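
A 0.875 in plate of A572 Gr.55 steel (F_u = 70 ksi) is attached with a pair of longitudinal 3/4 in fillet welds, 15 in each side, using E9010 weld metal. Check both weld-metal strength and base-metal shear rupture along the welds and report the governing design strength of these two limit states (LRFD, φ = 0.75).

E90XX → F_EXX = 90 ksi.
t_e = 0.707 × 0.75 = 0.5302 in; L = 30 in.
Weld metal: φR_n = 0.75 × 0.6 × 90 × 0.5302 × 30 = 644.3 kips.
Base metal (shear rupture): φR_n = 0.75 × 0.6 × 70 × 0.875 × 30 = 826.9 kips.
Governing: weld metal.

φR_n ≈ 644 kips (weld metal governs)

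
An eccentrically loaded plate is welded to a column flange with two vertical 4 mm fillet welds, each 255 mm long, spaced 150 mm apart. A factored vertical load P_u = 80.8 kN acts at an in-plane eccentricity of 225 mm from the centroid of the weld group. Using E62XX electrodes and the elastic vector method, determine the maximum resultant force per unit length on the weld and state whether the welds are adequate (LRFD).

f_max ≈ 574 N/mm; adequate

E62XX → F_EXX = 620 MPa.
Total weld length L_w = 510 mm. Treat welds as unit-width lines.
Polar moment about centroid: J = 2[d³/12 + d(b/2)²] = 2[255³/12 + 255×75²] = 5632000 mm³.
Direct shear f_v = P/L_w = 80.8×10³ / 510 = 158.4 N/mm (vertical).
Torsion M = P·e = 80.8×10³ × 225 = 18180000 N·mm.
Critical point at (x, y) = (75, 127.5) from centroid. f_tx = M·y/J = 411.5 N/mm; f_ty = M·x/J = 242.1 N/mm.
Resultant f_max = √[f_tx² + (f_v + f_ty)²] = √[411.5² + (158.4 + 242.1)²] = 574.3 N/mm.
Capacity per unit length: φr_n = 0.75 × 0.6 × 620 × (0.707 × 4) = 789 N/mm.
574.3 ≤ 789 → adequate.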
============================================================
Try it: Return only this span, exactly: the line that contains "An eccentrically loaded" and all lines after it to the end of the records.

Finished task:
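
An eccentrically loaded plate is welded to a column flange with two vertical 4 mm fillet welds, each 255 mm long, spaced 150 mm apart. A factored vertical load P_u = 80.8 kN acts at an in-plane eccentricity of 225 mm from the centroid of the weld group. Using E62XX electrodes and the elastic vector method, determine the maximum resultant force per unit length on the weld and state whether the welds are adequate (LRFD).

f_max ≈ 574 N/mm; adequate

E62XX → F_EXX = 620 MPa.
Total weld length L_w = 510 mm. Treat welds as unit-width lines.
Polar moment about centroid: J = 2[d³/12 + d(b/2)²] = 2[255³/12 + 255×75²] = 5632000 mm³.
Direct shear f_v = P/L_w = 80.8×10³ / 510 = 158.4 N/mm (vertical).
Torsion M = P·e = 80.8×10³ × 225 = 18180000 N·mm.
Critical point at (x, y) = (75, 127.5) from centroid. f_tx = M·y/J = 411.5 N/mm; f_ty = M·x/J = 242.1 N/mm.
Resultant f_max = √[f_tx² + (f_v + f_ty)²] = √[411.5² + (158.4 + 242.1)²] = 574.3 N/mm.
Capacity per unit length: φr_n = 0.75 × 0.6 × 620 × (0.707 × 4) = 789 N/mm.
574.3 ≤ 789 → adequate.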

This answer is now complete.